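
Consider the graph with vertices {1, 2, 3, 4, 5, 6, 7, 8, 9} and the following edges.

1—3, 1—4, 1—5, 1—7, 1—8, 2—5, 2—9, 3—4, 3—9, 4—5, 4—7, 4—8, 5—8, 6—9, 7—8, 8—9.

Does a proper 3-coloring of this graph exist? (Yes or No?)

1, 4, 5, 8 are pairwise adjacent (a clique of size 4), so at least 4 colors are needed.
So 3 colors are not enough.

No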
○ ○ ○ ○ ○
Aim of the exercise>
Reproduce the data. Keep it exact.

Answer space>
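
Consider the graph with vertices {1, 2, 3, 4, 5, 6, 7, 8, 9} and the following edges.

1—3, 1—4, 1—5, 1—7, 1—8, 2—5, 2—9, 3—4, 3—9, 4—5, 4—7, 4—8, 5—8, 6—9, 7—8, 8—9.

Does a proper 3-coloring of this graph exist? (Yes or No?)

1, 4, 5, 8 are pairwise adjacent (a clique of size 4), so at least 4 colors are needed.
So 3 colors are not enough.

No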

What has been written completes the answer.